[Task item] Only a number is wanted: how many lines of the entries include the string "Each"?

=== Recorded information ===

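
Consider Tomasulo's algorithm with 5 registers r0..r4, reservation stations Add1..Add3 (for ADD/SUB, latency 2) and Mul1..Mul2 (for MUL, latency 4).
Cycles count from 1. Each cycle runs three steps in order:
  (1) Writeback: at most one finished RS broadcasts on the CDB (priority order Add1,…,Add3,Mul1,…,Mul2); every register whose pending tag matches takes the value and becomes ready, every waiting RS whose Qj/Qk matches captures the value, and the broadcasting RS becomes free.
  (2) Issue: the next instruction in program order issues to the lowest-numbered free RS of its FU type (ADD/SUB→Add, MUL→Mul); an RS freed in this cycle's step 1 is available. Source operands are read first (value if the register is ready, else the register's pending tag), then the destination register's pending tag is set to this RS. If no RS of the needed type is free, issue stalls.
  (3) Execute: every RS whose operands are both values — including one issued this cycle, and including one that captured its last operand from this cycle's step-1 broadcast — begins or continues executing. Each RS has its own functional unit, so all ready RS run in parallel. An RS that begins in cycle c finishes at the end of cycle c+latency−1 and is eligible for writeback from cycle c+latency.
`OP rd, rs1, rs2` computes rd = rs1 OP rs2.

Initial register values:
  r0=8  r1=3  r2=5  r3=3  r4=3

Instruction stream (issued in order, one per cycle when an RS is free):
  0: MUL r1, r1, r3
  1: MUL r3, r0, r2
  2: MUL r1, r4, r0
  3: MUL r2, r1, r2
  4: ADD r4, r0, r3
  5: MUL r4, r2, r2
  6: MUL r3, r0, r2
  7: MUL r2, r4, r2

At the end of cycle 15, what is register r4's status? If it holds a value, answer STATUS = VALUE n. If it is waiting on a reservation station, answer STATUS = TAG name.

c1: issue MUL r1<-Mul1 | r0:8,r1:Mul1,r2:5,r3:3,r4:3
c2: issue MUL r3<-Mul2 | r0:8,r1:Mul1,r2:5,r3:Mul2,r4:3
c3: stall | r0:8,r1:Mul1,r2:5,r3:Mul2,r4:3
c4: stall | r0:8,r1:Mul1,r2:5,r3:Mul2,r4:3
c5: CDB Mul1=9; issue MUL r1<-Mul1 | r0:8,r1:Mul1,r2:5,r3:Mul2,r4:3
c6: CDB Mul2=40; issue MUL r2<-Mul2 | r0:8,r1:Mul1,r2:Mul2,r3:40,r4:3
c7: issue ADD r4<-Add1 | r0:8,r1:Mul1,r2:Mul2,r3:40,r4:Add1
c8: stall | r0:8,r1:Mul1,r2:Mul2,r3:40,r4:Add1
c9: CDB Add1=48; stall | r0:8,r1:Mul1,r2:Mul2,r3:40,r4:48
c10: CDB Mul1=24; issue MUL r4<-Mul1 | r0:8,r1:24,r2:Mul2,r3:40,r4:Mul1
c11: stall | r0:8,r1:24,r2:Mul2,r3:40,r4:Mul1
c12: stall | r0:8,r1:24,r2:Mul2,r3:40,r4:Mul1
c13: stall | r0:8,r1:24,r2:Mul2,r3:40,r4:Mul1
c14: CDB Mul2=120; issue MUL r3<-Mul2 | r0:8,r1:24,r2:120,r3:Mul2,r4:Mul1
c15: stall | r0:8,r1:24,r2:120,r3:Mul2,r4:Mul1

STATUS = TAG Mul1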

===

[Answer for this exercise] 2